Source data:
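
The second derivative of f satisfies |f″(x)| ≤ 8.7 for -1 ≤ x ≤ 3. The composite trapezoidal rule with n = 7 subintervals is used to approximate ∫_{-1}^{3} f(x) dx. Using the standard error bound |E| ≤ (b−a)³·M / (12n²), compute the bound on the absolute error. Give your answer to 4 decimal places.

|E| ≤ (4)³·8.7 / (12·7²) = 556.8/588 = 0.9469.

0.9469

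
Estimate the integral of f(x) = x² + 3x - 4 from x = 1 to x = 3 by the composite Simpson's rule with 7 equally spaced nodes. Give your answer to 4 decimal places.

h = (3 − 1)/6 = 0.333333.
Nodes x₀,…,x₆ = 1, 1.333333, 1.666667, 2, 2.333333, 2.666667, 3.
f(x) = x² + 3x - 4: f₀=0, f₁=1.777778, f₂=3.777778, f₃=6, f₄=8.444444, f₅=11.111111, f₆=14.
(h/3)·[f₀ + 4f₁ + 2f₂ + 4f₃ + 2f₄ + 4f₅ + f₆] = 0.111111·(114) = 12.6667.

12.6667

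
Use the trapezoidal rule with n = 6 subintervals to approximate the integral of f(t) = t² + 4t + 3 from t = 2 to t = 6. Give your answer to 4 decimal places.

145.6296

h = (6 − 2)/6 = 0.666667.
Nodes t₀,…,t₆ = 2, 2.666667, 3.333333, 4, 4.666667, 5.333333, 6.
f(t) = t² + 4t + 3: f₀=15, f₁=20.777778, f₂=27.444444, f₃=35, f₄=43.444444, f₅=52.777778, f₆=63.
(h/2)·[f₀ + 2f₁ + 2f₂ + 2f₃ + 2f₄ + 2f₅ + f₆] = 0.333333·(436.888889) = 145.6296.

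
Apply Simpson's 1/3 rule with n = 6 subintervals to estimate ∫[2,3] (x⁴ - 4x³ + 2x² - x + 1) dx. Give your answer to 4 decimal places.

-11.6332

h = (3 − 2)/6 = 0.166667.
Nodes x₀,…,x₆ = 2, 2.166667, 2.333333, 2.5, 2.666667, 2.833333, 3.
f(x) = x⁴ - 4x³ + 2x² - x + 1: f₀=-9, f₁=-10.425154, f₂=-11.617284, f₃=-12.4375, f₄=-12.728395, f₅=-12.314043, f₆=-11.
(h/3)·[f₀ + 4f₁ + 2f₂ + 4f₃ + 2f₄ + 4f₅ + f₆] = 0.055556·(-209.398148) = -11.6332.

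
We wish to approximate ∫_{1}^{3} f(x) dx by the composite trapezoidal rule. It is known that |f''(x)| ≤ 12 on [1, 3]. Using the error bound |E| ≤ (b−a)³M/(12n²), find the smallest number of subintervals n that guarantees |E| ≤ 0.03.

Need 96/(12n²) ≤ 0.03.
n² ≥ 96/(12·0.03) = 266.667 ⇒ n ≥ 16.3299, so the smallest n is 17.

17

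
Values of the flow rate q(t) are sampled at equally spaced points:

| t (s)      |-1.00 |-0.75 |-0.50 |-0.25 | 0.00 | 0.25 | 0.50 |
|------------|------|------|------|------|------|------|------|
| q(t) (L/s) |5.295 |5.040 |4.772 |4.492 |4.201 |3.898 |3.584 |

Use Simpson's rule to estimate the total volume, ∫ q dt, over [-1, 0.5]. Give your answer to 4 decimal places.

h = 0.25, n = 6.
(h/3)·[y₀ + 4y₁ + 2y₂ + 4y₃ + 2y₄ + 4y₅ + y₆] = 0.083333·(80.545) = 6.7121.

6.7121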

What is being asked: Begin with the line that contains "Apply Simpson's 1/3" and set down each line exactly until the records above end, including the final line.

Answer box:
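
Apply Simpson's 1/3 rule with n = 6 subintervals to estimate ∫[2,3] (x⁴ - 4x³ + 2x² - x + 1) dx. Give your answer to 4 decimal places.

-11.6332

h = (3 − 2)/6 = 0.166667.
Nodes x₀,…,x₆ = 2, 2.166667, 2.333333, 2.5, 2.666667, 2.833333, 3.
f(x) = x⁴ - 4x³ + 2x² - x + 1: f₀=-9, f₁=-10.425154, f₂=-11.617284, f₃=-12.4375, f₄=-12.728395, f₅=-12.314043, f₆=-11.
(h/3)·[f₀ + 4f₁ + 2f₂ + 4f₃ + 2f₄ + 4f₅ + f₆] = 0.055556·(-209.398148) = -11.6332.

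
We wish to approximate ∫_{1}^{3} f(x) dx by the composite trapezoidal rule. It is known that |f''(x)| ≤ 12 on [1, 3]. Using the error bound |E| ≤ (b−a)³M/(12n²), find the smallest number of subintervals n that guarantees |E| ≤ 0.03.

Need 96/(12n²) ≤ 0.03.
n² ≥ 96/(12·0.03) = 266.667 ⇒ n ≥ 16.3299, so the smallest n is 17.

17

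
Values of the flow rate q(t) are sampled at equally spaced points:

| t (s)      |-1.00 |-0.75 |-0.50 |-0.25 | 0.00 | 0.25 | 0.50 |
|------------|------|------|------|------|------|------|------|
| q(t) (L/s) |5.295 |5.040 |4.772 |4.492 |4.201 |3.898 |3.584 |

Use Simpson's rule to estimate the total volume, ∫ q dt, over [-1, 0.5]. Give your answer to 4 decimal places.

h = 0.25, n = 6.
(h/3)·[y₀ + 4y₁ + 2y₂ + 4y₃ + 2y₄ + 4y₅ + y₆] = 0.083333·(80.545) = 6.7121.

6.7121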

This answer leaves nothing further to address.